DATA PROVIDED: Begin
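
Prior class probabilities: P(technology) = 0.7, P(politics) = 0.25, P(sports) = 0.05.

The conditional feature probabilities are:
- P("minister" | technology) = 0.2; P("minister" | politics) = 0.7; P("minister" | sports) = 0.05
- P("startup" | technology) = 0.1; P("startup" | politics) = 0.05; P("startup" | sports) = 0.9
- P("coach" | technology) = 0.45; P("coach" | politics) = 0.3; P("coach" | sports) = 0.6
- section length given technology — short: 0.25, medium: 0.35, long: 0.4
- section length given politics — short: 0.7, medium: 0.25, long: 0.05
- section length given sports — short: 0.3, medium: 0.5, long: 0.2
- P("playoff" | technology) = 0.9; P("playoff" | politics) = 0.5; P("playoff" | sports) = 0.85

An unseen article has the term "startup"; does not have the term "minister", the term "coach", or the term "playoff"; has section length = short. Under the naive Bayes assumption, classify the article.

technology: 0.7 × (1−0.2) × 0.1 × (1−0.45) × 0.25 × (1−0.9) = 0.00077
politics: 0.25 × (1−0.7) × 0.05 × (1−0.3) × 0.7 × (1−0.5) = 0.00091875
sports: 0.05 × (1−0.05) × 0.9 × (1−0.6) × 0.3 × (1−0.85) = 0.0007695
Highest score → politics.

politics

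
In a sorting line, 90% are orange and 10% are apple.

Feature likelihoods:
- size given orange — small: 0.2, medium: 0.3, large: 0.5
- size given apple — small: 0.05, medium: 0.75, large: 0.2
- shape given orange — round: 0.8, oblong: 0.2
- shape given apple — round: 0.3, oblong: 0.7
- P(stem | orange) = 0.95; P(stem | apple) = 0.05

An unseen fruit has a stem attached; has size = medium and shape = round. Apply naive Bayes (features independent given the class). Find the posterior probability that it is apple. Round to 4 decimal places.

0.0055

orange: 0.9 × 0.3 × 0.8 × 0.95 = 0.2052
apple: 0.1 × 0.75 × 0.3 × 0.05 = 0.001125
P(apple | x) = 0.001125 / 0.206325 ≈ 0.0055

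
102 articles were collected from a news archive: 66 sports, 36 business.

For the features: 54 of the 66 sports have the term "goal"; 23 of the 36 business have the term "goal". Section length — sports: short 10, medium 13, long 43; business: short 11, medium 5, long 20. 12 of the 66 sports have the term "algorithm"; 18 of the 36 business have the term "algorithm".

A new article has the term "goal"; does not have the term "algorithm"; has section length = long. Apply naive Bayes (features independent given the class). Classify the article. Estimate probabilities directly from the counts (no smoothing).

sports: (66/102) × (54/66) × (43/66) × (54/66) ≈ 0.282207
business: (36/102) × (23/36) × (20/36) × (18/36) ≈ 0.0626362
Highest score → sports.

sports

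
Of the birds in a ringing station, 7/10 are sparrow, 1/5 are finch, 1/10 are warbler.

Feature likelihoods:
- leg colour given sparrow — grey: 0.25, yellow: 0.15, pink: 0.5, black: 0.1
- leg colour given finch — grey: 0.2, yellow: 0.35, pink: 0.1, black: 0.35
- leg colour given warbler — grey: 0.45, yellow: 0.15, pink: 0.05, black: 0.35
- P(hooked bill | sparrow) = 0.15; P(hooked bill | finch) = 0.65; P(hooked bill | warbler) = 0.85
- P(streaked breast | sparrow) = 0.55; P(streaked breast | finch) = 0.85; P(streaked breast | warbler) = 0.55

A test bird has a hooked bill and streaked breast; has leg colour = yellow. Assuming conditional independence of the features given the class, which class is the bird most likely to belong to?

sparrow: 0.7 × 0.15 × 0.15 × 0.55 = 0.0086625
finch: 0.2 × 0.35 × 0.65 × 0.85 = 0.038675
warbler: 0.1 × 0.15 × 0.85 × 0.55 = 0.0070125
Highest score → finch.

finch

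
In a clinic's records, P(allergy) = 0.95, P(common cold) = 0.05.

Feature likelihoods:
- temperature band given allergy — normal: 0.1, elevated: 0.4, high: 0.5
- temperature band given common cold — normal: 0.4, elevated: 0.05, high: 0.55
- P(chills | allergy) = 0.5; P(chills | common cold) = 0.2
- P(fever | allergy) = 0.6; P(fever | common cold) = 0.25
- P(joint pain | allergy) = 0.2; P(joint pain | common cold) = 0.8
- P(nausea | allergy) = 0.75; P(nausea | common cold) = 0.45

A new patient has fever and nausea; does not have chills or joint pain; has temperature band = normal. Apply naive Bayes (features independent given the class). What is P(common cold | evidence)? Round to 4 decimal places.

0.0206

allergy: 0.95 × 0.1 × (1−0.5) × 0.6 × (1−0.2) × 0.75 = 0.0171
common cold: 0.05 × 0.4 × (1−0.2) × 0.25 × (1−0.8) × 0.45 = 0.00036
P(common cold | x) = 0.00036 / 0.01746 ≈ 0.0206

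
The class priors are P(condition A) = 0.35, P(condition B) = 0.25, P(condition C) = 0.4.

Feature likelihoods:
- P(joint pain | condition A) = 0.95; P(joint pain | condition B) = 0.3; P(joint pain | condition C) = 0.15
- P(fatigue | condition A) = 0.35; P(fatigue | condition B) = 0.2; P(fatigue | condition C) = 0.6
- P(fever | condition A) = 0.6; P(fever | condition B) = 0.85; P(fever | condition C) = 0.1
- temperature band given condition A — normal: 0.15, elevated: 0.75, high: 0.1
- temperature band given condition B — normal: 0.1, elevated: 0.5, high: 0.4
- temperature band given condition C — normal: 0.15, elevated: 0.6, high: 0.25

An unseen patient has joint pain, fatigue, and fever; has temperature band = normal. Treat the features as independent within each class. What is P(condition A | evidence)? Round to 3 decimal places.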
DATA PROVIDED: End
DATA PROVIDED: Begin
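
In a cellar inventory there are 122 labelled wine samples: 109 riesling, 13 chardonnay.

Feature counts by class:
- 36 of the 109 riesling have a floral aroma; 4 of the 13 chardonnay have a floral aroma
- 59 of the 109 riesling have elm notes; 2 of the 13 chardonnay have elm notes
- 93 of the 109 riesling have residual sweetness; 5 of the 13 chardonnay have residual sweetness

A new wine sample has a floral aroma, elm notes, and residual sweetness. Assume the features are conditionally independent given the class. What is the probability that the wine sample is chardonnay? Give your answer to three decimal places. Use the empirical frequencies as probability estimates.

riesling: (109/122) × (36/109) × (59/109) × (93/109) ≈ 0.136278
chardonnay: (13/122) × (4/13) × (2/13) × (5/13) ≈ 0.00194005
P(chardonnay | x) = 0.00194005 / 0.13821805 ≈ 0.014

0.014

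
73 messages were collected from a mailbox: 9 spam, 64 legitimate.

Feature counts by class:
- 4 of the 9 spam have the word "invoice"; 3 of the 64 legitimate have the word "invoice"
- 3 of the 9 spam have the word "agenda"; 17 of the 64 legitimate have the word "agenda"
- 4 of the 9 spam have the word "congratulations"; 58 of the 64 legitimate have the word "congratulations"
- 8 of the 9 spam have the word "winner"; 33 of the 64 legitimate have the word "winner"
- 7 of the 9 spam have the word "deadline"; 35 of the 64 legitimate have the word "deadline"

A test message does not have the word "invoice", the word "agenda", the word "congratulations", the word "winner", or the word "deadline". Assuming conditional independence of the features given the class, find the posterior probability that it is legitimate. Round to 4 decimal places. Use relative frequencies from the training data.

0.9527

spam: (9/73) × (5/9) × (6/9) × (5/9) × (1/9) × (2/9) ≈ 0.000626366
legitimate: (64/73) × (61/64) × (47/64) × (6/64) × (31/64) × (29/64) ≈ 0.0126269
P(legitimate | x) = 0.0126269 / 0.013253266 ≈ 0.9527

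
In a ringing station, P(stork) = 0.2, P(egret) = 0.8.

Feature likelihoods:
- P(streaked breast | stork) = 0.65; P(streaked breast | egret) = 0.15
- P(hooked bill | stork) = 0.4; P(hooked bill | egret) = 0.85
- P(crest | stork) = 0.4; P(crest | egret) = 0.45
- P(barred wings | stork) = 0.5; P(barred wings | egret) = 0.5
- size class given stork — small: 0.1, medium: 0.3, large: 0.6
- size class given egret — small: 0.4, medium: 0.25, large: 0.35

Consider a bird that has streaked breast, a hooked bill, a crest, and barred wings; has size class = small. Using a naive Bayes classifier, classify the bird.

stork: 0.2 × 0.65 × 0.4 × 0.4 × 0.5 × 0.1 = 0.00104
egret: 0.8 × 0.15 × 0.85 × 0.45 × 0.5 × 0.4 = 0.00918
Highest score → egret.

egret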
DATA PROVIDED: End
DATA PROVIDED: Begin
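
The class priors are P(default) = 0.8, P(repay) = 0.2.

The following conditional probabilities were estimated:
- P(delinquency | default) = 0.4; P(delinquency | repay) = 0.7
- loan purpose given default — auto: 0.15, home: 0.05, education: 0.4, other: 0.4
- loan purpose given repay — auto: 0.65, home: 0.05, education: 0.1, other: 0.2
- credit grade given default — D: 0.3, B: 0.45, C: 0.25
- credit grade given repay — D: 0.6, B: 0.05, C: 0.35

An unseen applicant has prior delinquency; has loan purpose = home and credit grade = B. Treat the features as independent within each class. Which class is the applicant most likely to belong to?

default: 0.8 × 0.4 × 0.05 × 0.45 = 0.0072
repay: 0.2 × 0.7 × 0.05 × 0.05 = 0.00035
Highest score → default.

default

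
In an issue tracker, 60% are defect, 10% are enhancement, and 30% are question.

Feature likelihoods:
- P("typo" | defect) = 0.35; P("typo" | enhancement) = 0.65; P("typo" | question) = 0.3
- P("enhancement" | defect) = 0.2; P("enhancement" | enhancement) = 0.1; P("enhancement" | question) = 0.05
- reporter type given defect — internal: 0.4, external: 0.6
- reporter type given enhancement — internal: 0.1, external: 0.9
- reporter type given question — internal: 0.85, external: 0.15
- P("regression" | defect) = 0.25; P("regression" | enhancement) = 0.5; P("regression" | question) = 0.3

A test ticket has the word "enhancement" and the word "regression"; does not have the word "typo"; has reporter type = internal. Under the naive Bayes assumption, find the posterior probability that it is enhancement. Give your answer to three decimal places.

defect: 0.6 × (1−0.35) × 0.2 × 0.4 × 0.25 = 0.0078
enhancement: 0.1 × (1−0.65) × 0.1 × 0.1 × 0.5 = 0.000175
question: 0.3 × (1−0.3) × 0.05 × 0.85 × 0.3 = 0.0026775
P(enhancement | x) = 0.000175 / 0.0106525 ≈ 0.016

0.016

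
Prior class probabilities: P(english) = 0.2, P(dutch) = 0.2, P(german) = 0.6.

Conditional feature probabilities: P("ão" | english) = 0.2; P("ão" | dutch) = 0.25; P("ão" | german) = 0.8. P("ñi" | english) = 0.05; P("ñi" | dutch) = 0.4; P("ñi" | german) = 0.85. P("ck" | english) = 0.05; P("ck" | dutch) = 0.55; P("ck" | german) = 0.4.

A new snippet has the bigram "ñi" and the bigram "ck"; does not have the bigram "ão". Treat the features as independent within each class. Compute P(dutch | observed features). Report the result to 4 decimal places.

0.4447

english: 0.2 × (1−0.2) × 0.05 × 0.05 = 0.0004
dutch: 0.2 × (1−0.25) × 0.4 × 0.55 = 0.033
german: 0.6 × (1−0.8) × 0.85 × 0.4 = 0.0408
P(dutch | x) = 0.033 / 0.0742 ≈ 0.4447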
DATA PROVIDED: End
#### WORK ORDER:
Wherever the string "were" occurs in the data, copy the line that holds it.

#### RESPONSE:
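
102 articles were collected from a news archive: 66 sports, 36 business.
73 messages were collected from a mailbox: 9 spam, 64 legitimate.
The following conditional probabilities were estimated: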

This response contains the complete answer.